Beginning with the line that has "There are 12", reproduce each remaining line of the data exactly, down to and including the last.
Data excerpts Start Marker
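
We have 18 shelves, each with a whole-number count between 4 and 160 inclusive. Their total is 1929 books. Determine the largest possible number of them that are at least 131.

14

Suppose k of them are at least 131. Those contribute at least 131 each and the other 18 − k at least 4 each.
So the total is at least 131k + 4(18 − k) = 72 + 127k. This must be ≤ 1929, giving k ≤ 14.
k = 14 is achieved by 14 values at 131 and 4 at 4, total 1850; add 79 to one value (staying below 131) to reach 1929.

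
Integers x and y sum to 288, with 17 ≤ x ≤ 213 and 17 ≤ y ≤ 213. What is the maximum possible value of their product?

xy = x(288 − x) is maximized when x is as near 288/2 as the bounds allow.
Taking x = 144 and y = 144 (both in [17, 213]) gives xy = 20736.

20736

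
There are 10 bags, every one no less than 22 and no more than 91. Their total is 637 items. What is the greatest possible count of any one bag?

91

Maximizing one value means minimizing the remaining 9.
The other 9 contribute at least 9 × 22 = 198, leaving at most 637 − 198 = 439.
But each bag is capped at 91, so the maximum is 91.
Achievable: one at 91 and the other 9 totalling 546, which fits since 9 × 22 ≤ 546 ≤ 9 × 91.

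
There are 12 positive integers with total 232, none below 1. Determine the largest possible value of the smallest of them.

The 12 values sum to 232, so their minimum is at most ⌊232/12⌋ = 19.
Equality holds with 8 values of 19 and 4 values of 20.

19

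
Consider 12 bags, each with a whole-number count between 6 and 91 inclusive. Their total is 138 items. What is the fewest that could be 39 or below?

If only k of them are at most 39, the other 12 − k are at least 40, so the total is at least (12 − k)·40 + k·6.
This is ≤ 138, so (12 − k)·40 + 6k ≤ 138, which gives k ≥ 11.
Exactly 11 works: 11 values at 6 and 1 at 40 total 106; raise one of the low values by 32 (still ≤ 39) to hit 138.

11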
Data excerpts End Marker
*Your response*:
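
There are 12 positive integers with total 232, none below 1. Determine the largest possible value of the smallest of them.

The 12 values sum to 232, so their minimum is at most ⌊232/12⌋ = 19.
Equality holds with 8 values of 19 and 4 values of 20.

19

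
Consider 12 bags, each with a whole-number count between 6 and 91 inclusive. Their total is 138 items. What is the fewest that could be 39 or below?

If only k of them are at most 39, the other 12 − k are at least 40, so the total is at least (12 − k)·40 + k·6.
This is ≤ 138, so (12 − k)·40 + 6k ≤ 138, which gives k ≥ 11.
Exactly 11 works: 11 values at 6 and 1 at 40 total 106; raise one of the low values by 32 (still ≤ 39) to hit 138.

11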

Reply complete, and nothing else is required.